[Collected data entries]
* * * * * * * * *
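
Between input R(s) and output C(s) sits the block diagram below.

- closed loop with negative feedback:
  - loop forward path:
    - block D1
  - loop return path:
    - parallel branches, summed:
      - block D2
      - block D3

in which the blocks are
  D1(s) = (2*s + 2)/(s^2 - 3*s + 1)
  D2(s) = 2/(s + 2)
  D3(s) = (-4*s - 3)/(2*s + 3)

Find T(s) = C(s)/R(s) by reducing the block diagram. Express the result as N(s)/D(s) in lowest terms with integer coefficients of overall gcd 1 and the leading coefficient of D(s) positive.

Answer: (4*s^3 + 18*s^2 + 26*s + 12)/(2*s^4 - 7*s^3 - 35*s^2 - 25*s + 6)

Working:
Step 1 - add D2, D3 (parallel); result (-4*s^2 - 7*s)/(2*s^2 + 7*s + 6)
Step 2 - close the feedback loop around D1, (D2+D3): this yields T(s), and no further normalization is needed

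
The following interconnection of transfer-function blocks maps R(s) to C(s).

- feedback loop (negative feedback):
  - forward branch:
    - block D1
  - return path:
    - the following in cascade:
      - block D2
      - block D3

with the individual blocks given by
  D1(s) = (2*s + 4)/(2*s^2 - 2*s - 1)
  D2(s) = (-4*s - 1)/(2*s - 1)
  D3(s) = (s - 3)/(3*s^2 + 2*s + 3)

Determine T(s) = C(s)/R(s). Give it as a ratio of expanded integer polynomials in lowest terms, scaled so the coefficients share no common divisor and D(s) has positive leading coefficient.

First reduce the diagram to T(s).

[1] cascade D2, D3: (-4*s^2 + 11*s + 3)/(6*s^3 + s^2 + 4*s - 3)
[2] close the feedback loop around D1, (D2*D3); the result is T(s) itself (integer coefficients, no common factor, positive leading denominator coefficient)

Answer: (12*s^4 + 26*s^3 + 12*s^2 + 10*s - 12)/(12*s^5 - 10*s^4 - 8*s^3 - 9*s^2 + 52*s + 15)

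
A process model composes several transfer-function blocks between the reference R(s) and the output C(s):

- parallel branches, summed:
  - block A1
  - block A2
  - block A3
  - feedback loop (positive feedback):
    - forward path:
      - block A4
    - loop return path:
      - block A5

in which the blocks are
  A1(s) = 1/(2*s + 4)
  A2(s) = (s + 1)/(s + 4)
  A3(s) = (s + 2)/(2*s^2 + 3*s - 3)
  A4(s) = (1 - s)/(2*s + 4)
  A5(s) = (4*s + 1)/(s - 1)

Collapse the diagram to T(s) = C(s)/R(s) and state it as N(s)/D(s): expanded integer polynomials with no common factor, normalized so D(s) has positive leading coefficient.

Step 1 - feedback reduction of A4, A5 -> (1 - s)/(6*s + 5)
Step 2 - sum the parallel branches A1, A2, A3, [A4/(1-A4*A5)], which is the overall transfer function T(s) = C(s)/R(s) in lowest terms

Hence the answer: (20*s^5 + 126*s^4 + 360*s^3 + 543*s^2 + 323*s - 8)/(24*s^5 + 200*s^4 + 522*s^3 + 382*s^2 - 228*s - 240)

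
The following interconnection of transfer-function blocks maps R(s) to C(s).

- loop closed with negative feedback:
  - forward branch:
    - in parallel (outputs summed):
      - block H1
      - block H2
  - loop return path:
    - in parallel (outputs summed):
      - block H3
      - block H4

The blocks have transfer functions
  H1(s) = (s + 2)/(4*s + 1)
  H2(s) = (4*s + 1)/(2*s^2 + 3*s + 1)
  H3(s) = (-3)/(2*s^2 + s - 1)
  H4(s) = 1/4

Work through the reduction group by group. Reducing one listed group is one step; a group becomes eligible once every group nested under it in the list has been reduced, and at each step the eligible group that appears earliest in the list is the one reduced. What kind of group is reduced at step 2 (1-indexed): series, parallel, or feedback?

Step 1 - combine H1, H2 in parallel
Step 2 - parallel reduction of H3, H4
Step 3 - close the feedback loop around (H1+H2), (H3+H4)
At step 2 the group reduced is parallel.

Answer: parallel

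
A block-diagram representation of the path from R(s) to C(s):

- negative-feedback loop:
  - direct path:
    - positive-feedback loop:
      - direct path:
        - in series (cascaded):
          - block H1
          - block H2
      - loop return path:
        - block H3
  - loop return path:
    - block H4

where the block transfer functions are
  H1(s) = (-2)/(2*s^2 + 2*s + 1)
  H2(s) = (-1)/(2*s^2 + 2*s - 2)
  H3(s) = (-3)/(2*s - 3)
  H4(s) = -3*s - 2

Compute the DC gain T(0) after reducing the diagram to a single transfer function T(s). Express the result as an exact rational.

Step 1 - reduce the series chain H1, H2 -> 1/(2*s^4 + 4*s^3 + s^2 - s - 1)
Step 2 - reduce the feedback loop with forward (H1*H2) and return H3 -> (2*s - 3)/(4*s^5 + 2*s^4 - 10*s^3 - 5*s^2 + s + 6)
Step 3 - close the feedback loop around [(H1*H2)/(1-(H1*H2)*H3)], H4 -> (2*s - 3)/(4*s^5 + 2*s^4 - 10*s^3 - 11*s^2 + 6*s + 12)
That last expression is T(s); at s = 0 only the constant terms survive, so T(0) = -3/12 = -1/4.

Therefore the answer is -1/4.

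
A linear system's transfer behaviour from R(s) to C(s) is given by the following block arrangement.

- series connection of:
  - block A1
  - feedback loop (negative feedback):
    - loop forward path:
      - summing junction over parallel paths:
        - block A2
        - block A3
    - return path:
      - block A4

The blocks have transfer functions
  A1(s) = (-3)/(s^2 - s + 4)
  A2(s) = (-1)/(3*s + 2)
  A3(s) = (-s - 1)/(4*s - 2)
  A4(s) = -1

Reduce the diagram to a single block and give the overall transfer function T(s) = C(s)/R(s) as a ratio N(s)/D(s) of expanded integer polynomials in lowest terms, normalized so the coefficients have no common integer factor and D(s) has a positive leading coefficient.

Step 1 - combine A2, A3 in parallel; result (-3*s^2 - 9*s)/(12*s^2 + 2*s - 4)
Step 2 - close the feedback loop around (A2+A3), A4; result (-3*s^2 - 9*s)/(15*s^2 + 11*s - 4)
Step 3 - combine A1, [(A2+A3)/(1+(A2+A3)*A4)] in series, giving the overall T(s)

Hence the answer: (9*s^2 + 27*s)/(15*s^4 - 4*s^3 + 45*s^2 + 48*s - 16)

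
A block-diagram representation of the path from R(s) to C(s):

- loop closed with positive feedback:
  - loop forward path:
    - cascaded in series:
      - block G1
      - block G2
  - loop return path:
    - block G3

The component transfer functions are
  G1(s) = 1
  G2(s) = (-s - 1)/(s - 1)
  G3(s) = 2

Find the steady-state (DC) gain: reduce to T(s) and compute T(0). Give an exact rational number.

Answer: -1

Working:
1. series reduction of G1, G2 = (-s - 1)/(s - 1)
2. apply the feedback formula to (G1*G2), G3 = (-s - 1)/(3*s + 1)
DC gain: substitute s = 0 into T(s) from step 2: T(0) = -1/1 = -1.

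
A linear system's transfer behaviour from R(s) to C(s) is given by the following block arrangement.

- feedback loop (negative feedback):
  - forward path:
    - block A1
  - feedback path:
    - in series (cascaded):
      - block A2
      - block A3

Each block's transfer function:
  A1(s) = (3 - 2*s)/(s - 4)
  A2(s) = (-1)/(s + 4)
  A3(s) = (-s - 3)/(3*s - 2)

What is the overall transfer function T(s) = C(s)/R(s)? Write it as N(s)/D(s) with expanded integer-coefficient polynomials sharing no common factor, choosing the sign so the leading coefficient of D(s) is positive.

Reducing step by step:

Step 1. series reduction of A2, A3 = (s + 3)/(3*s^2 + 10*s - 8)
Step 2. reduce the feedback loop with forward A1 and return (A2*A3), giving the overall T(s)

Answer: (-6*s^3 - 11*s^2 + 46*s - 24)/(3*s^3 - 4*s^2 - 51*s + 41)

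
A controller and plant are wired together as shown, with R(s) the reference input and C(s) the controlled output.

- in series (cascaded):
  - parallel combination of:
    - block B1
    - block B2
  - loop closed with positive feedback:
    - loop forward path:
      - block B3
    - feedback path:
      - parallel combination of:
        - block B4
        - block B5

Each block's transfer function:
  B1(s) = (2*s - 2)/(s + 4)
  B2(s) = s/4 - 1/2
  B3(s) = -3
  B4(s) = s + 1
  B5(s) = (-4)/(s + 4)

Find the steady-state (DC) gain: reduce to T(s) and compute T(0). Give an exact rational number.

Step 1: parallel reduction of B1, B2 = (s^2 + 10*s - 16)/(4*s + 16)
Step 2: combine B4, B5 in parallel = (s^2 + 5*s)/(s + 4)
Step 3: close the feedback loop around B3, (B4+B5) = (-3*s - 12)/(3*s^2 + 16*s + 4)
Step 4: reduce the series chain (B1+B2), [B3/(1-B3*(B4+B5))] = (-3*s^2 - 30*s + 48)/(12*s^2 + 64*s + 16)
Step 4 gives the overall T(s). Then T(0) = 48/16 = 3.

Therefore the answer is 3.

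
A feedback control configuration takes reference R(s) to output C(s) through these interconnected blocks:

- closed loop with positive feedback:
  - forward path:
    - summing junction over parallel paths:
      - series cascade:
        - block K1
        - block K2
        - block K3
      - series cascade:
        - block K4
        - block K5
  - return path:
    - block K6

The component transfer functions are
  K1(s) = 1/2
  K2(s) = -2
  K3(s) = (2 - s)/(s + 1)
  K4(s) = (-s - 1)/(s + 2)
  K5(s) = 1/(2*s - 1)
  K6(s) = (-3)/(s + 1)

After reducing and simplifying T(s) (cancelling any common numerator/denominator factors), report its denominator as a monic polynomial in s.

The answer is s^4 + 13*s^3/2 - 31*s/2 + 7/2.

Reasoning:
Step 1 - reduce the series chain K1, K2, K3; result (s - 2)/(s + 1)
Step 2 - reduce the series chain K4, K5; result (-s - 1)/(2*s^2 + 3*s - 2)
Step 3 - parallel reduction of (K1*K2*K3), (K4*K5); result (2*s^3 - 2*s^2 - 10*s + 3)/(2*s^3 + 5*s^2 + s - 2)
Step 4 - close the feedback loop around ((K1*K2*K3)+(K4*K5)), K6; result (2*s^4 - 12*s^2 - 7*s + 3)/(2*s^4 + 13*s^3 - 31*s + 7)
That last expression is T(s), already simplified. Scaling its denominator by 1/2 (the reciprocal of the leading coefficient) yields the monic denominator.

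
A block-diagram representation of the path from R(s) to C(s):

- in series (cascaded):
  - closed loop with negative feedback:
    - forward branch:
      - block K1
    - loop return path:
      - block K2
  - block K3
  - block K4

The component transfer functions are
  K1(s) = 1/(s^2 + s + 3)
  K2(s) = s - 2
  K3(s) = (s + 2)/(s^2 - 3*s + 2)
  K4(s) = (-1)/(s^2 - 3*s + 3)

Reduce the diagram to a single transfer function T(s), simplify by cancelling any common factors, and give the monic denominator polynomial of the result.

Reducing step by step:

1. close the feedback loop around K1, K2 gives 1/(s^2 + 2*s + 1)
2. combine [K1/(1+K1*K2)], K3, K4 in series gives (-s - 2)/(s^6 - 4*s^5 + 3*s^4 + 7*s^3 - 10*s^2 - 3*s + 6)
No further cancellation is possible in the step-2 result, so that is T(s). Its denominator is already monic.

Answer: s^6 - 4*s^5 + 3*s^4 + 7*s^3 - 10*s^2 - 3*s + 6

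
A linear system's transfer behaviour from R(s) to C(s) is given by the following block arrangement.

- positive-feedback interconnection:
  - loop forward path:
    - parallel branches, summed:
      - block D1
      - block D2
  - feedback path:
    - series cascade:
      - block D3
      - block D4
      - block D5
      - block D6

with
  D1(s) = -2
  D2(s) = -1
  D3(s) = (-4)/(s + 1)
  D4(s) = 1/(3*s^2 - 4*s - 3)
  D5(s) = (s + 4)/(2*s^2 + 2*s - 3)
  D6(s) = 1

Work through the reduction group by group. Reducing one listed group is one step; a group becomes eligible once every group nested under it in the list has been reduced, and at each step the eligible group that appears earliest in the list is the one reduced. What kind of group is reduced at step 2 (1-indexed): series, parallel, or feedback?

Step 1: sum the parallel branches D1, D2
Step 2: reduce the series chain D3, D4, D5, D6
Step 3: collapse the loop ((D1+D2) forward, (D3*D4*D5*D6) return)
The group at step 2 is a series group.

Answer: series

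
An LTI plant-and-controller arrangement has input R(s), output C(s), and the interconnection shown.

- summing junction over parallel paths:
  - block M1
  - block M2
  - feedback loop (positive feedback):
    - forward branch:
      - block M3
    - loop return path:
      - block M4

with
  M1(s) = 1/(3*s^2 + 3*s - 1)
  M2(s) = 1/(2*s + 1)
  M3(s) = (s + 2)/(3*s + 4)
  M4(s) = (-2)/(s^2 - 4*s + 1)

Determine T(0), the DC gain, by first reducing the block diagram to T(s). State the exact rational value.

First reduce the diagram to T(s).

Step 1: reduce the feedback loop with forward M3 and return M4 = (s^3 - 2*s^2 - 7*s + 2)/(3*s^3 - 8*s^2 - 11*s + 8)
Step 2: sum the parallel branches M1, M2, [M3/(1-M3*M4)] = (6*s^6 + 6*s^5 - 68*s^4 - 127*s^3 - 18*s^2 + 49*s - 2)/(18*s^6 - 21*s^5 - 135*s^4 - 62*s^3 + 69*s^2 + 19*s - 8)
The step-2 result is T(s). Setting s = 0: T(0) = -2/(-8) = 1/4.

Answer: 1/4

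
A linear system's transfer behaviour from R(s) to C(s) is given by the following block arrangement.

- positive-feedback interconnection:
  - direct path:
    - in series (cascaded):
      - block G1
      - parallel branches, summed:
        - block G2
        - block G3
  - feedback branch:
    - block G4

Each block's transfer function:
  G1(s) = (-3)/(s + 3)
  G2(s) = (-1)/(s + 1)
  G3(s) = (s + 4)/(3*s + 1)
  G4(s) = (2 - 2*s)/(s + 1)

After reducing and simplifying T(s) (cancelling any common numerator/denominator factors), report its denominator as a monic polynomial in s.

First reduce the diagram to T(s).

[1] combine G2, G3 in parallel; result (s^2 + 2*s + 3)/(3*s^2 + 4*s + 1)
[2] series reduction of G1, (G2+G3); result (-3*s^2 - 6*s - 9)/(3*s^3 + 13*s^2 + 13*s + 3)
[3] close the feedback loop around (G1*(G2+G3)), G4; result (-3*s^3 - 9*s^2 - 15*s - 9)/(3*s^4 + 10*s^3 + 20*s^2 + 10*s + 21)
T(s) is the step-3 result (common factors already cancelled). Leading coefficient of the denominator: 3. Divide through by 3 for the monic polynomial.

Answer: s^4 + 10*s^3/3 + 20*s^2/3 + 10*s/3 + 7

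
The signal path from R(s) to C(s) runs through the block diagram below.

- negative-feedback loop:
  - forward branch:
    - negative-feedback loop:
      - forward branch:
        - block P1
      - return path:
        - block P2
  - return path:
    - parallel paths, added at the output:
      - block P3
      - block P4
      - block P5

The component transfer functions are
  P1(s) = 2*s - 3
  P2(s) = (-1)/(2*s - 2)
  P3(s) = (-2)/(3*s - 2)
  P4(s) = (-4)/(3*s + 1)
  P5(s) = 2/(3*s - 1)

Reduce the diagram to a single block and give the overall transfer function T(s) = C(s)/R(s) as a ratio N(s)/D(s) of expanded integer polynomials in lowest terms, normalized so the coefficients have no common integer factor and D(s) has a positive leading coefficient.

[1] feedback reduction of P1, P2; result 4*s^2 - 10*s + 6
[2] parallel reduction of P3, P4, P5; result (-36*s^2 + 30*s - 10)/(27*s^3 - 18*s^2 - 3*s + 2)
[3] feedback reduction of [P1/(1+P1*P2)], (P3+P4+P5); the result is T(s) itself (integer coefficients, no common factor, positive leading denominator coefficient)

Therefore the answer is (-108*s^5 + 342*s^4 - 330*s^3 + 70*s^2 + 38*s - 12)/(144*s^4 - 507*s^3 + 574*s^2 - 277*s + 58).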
* * * * * * * * *
» **Task objective**: What the answer needs is every line from the data above with "shown" in it.

» **Answer area**:
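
A controller and plant are wired together as shown, with R(s) the reference input and C(s) the controlled output.
An LTI plant-and-controller arrangement has input R(s), output C(s), and the interconnection shown.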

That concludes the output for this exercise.